ACTIVITY |
Please repeat the data shown below, word for word.

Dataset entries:
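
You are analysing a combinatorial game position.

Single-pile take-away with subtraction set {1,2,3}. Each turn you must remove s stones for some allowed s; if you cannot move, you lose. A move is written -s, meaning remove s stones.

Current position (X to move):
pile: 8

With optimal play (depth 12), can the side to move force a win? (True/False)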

RESULT FOR THIS EXERCISE |
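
You are analysing a combinatorial game position.

Single-pile take-away with subtraction set {1,2,3}. Each turn you must remove s stones for some allowed s; if you cannot move, you lose. A move is written -s, meaning remove s stones.

Current position (X to move):
pile: 8

With optimal play (depth 12), can the side to move force a win? (True/False)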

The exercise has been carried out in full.